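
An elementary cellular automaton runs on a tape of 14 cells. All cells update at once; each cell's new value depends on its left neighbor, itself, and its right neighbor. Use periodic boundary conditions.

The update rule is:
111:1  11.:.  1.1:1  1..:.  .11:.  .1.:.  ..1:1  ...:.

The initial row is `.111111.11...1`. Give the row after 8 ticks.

1....1.1.1.1..

tick 1: 1.1111.1....1.
tick 2: .1.11.1....1.1
tick 3: 1.1..1....1.1.
tick 4: .1..1....1.1.1
tick 5: 1..1....1.1.1.
tick 6: ..1....1.1.1.1
tick 7: .1....1.1.1.1.
tick 8: 1....1.1.1.1..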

▶ [How to complete this task]: Copy every record exactly, with nothing added or dropped.

▶ [Expected output]:
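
An elementary cellular automaton runs on a tape of 14 cells. All cells update at once; each cell's new value depends on its left neighbor, itself, and its right neighbor. Use periodic boundary conditions.

The update rule is:
111:1  11.:.  1.1:1  1..:.  .11:.  .1.:.  ..1:1  ...:.

The initial row is `.111111.11...1`. Give the row after 8 ticks.

1....1.1.1.1..

tick 1: 1.1111.1....1.
tick 2: .1.11.1....1.1
tick 3: 1.1..1....1.1.
tick 4: .1..1....1.1.1
tick 5: 1..1....1.1.1.
tick 6: ..1....1.1.1.1
tick 7: .1....1.1.1.1.
tick 8: 1....1.1.1.1..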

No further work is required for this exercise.